• TASK DESCRIPTION:
Produce a word-for-word copy of the data below.

• GIVEN DATA:
= = = =

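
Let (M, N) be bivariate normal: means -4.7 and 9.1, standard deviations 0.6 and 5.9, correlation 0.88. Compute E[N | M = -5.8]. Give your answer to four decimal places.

-0.4187

E[N | M=x] = μ_N + ρ(σ_N/σ_M)(x − μ_M) for jointly normal variables.
E[N | M=-5.8] = 9.1 + (0.88)·(5.9/0.6)·(-5.8 − (-4.7)) = 9.1 + (8.65333)·(-1.1) = -0.4187.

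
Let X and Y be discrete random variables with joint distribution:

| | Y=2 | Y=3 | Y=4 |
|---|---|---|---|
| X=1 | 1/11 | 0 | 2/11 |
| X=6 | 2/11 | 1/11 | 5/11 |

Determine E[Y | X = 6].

27/8

P(X = 6) = 8/11.
Σ Y·P over the event = 2·(2/11) + 3·(1/11) + 4·(5/11) = 27/11.
E[Y | X = 6] = (27/11) / (8/11) = 27/8.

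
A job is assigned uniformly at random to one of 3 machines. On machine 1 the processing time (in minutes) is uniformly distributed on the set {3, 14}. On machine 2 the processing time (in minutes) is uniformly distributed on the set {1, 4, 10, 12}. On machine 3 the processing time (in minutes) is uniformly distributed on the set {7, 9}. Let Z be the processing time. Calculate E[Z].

E[Z | machine 1] = (3+14)/2 = 17/2.
E[Z | machine 2] = (1+4+10+12)/4 = 27/4.
E[Z | machine 3] = (7+9)/2 = 8.
E[Z] = (1/3)·(17/2) + (1/3)·(27/4) + (1/3)·(8) = 31/4.

31/4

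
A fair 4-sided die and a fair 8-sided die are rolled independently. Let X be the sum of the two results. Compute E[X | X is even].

P(X is even) = 1/2.
Σ over the event: 2·1/32 + 4·3/32 + 6·1/8 + 8·1/8 + 10·3/32 + 12·1/32 = 7/2.
E[X | X is even] = (7/2) / (1/2) = 7.

7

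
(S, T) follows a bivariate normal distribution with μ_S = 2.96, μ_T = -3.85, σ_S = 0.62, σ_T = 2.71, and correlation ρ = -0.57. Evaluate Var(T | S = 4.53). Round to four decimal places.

Var(T | S=x) = (1 − ρ²)·σ_T².
Var(T | S=4.53) = (2.71)²·(1 − (-0.57)²) = 7.3441·0.6751 = 4.9580.

4.9580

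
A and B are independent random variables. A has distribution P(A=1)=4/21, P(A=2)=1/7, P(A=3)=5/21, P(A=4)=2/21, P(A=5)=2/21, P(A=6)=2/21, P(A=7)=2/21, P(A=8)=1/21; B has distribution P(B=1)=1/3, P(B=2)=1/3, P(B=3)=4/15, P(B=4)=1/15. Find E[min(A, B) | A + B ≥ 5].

P(A + B ≥ 5) = 68/105.
Summing min(A,B)·P(x,y) over outcomes with A + B ≥ 5 gives 146/105.
E[min(A, B) | A + B ≥ 5] = (146/105) / (68/105) = 73/34.

73/34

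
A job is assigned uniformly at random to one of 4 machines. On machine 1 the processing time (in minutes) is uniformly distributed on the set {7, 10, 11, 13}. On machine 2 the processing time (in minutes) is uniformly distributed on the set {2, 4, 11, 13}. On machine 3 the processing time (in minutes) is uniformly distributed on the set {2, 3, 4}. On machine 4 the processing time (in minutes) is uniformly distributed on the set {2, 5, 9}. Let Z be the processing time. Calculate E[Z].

E[Z | machine 1] = (7+10+11+13)/4 = 41/4.
E[Z | machine 2] = (2+4+11+13)/4 = 15/2.
E[Z | machine 3] = (2+3+4)/3 = 3.
E[Z | machine 4] = (2+5+9)/3 = 16/3.
By the law of total expectation,
E[Z] = (1/4)·(41/4) + (1/4)·(15/2) + (1/4)·(3) + (1/4)·(16/3) = 313/48.

313/48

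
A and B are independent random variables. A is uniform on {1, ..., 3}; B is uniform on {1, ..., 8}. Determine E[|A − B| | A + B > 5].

P(A + B > 5) = 5/8.
Summing |A−B|·P(x,y) over outcomes with A + B > 5 gives 19/8.
E[|A − B| | A + B > 5] = (19/8) / (5/8) = 19/5.

19/5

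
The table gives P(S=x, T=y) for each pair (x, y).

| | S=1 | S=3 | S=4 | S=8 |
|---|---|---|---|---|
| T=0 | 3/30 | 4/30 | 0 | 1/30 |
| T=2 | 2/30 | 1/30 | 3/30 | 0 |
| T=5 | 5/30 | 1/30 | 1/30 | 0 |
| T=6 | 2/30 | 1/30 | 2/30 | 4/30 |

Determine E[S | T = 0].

P(T = 0) = 4/15.
Σ S·P over the event = 1·(3/30) + 3·(4/30) + 8·(1/30) = 23/30.
E[S | T = 0] = (23/30) / (4/15) = 23/8.

23/8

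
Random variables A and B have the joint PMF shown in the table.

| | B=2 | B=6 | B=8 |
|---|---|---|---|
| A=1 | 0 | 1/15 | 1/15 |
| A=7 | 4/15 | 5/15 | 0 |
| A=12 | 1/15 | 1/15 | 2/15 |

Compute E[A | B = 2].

8

P(B = 2) = 1/3.
Σ A·P over the event = 7·(4/15) + 12·(1/15) = 8/3.
E[A | B = 2] = (8/3) / (1/3) = 8.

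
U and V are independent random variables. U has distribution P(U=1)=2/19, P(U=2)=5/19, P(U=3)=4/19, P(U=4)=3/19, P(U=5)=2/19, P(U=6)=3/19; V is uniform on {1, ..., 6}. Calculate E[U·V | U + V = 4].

P(U + V = 4) = 11/114.
Summing UV·P(x,y) over outcomes with U + V = 4 gives 1/3.
E[U·V | U + V = 4] = (1/3) / (11/114) = 38/11.

38/11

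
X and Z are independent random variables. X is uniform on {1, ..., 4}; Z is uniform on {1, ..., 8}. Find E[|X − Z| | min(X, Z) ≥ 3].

P(min(X, Z) ≥ 3) = 3/8.
Summing |X−Z|·P(x,y) over outcomes with min(X, Z) ≥ 3 gives 13/16.
E[|X − Z| | min(X, Z) ≥ 3] = (13/16) / (3/8) = 13/6.

13/6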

= = = =

• FINISHED EXERCISE:
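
Let (M, N) be bivariate normal: means -4.7 and 9.1, standard deviations 0.6 and 5.9, correlation 0.88. Compute E[N | M = -5.8]. Give your answer to four decimal places.

-0.4187

E[N | M=x] = μ_N + ρ(σ_N/σ_M)(x − μ_M) for jointly normal variables.
E[N | M=-5.8] = 9.1 + (0.88)·(5.9/0.6)·(-5.8 − (-4.7)) = 9.1 + (8.65333)·(-1.1) = -0.4187.

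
Let X and Y be discrete random variables with joint distribution:

| | Y=2 | Y=3 | Y=4 |
|---|---|---|---|
| X=1 | 1/11 | 0 | 2/11 |
| X=6 | 2/11 | 1/11 | 5/11 |

Determine E[Y | X = 6].

27/8

P(X = 6) = 8/11.
Σ Y·P over the event = 2·(2/11) + 3·(1/11) + 4·(5/11) = 27/11.
E[Y | X = 6] = (27/11) / (8/11) = 27/8.

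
A job is assigned uniformly at random to one of 3 machines. On machine 1 the processing time (in minutes) is uniformly distributed on the set {3, 14}. On machine 2 the processing time (in minutes) is uniformly distributed on the set {1, 4, 10, 12}. On machine 3 the processing time (in minutes) is uniformly distributed on the set {7, 9}. Let Z be the processing time. Calculate E[Z].

E[Z | machine 1] = (3+14)/2 = 17/2.
E[Z | machine 2] = (1+4+10+12)/4 = 27/4.
E[Z | machine 3] = (7+9)/2 = 8.
E[Z] = (1/3)·(17/2) + (1/3)·(27/4) + (1/3)·(8) = 31/4.

31/4

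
A fair 4-sided die and a fair 8-sided die are rolled independently. Let X be the sum of the two results. Compute E[X | X is even].

P(X is even) = 1/2.
Σ over the event: 2·1/32 + 4·3/32 + 6·1/8 + 8·1/8 + 10·3/32 + 12·1/32 = 7/2.
E[X | X is even] = (7/2) / (1/2) = 7.

7

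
(S, T) follows a bivariate normal distribution with μ_S = 2.96, μ_T = -3.85, σ_S = 0.62, σ_T = 2.71, and correlation ρ = -0.57. Evaluate Var(T | S = 4.53). Round to four decimal places.

Var(T | S=x) = (1 − ρ²)·σ_T².
Var(T | S=4.53) = (2.71)²·(1 − (-0.57)²) = 7.3441·0.6751 = 4.9580.

4.9580

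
A and B are independent random variables. A has distribution P(A=1)=4/21, P(A=2)=1/7, P(A=3)=5/21, P(A=4)=2/21, P(A=5)=2/21, P(A=6)=2/21, P(A=7)=2/21, P(A=8)=1/21; B has distribution P(B=1)=1/3, P(B=2)=1/3, P(B=3)=4/15, P(B=4)=1/15. Find E[min(A, B) | A + B ≥ 5].

P(A + B ≥ 5) = 68/105.
Summing min(A,B)·P(x,y) over outcomes with A + B ≥ 5 gives 146/105.
E[min(A, B) | A + B ≥ 5] = (146/105) / (68/105) = 73/34.

73/34

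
A job is assigned uniformly at random to one of 4 machines. On machine 1 the processing time (in minutes) is uniformly distributed on the set {7, 10, 11, 13}. On machine 2 the processing time (in minutes) is uniformly distributed on the set {2, 4, 11, 13}. On machine 3 the processing time (in minutes) is uniformly distributed on the set {2, 3, 4}. On machine 4 the processing time (in minutes) is uniformly distributed on the set {2, 5, 9}. Let Z be the processing time. Calculate E[Z].

E[Z | machine 1] = (7+10+11+13)/4 = 41/4.
E[Z | machine 2] = (2+4+11+13)/4 = 15/2.
E[Z | machine 3] = (2+3+4)/3 = 3.
E[Z | machine 4] = (2+5+9)/3 = 16/3.
By the law of total expectation,
E[Z] = (1/4)·(41/4) + (1/4)·(15/2) + (1/4)·(3) + (1/4)·(16/3) = 313/48.

313/48

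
A and B are independent random variables. A is uniform on {1, ..., 3}; B is uniform on {1, ..., 8}. Determine E[|A − B| | A + B > 5].

P(A + B > 5) = 5/8.
Summing |A−B|·P(x,y) over outcomes with A + B > 5 gives 19/8.
E[|A − B| | A + B > 5] = (19/8) / (5/8) = 19/5.

19/5

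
The table gives P(S=x, T=y) for each pair (x, y).

| | S=1 | S=3 | S=4 | S=8 |
|---|---|---|---|---|
| T=0 | 3/30 | 4/30 | 0 | 1/30 |
| T=2 | 2/30 | 1/30 | 3/30 | 0 |
| T=5 | 5/30 | 1/30 | 1/30 | 0 |
| T=6 | 2/30 | 1/30 | 2/30 | 4/30 |

Determine E[S | T = 0].

P(T = 0) = 4/15.
Σ S·P over the event = 1·(3/30) + 3·(4/30) + 8·(1/30) = 23/30.
E[S | T = 0] = (23/30) / (4/15) = 23/8.

23/8

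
Random variables A and B have the joint PMF shown in the table.

| | B=2 | B=6 | B=8 |
|---|---|---|---|
| A=1 | 0 | 1/15 | 1/15 |
| A=7 | 4/15 | 5/15 | 0 |
| A=12 | 1/15 | 1/15 | 2/15 |

Compute E[A | B = 2].

8

P(B = 2) = 1/3.
Σ A·P over the event = 7·(4/15) + 12·(1/15) = 8/3.
E[A | B = 2] = (8/3) / (1/3) = 8.

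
U and V are independent random variables. U has distribution P(U=1)=2/19, P(U=2)=5/19, P(U=3)=4/19, P(U=4)=3/19, P(U=5)=2/19, P(U=6)=3/19; V is uniform on {1, ..., 6}. Calculate E[U·V | U + V = 4].

P(U + V = 4) = 11/114.
Summing UV·P(x,y) over outcomes with U + V = 4 gives 1/3.
E[U·V | U + V = 4] = (1/3) / (11/114) = 38/11.

38/11

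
X and Z are independent random variables. X is uniform on {1, ..., 4}; Z is uniform on {1, ..., 8}. Find E[|X − Z| | min(X, Z) ≥ 3].

P(min(X, Z) ≥ 3) = 3/8.
Summing |X−Z|·P(x,y) over outcomes with min(X, Z) ≥ 3 gives 13/16.
E[|X − Z| | min(X, Z) ≥ 3] = (13/16) / (3/8) = 13/6.

13/6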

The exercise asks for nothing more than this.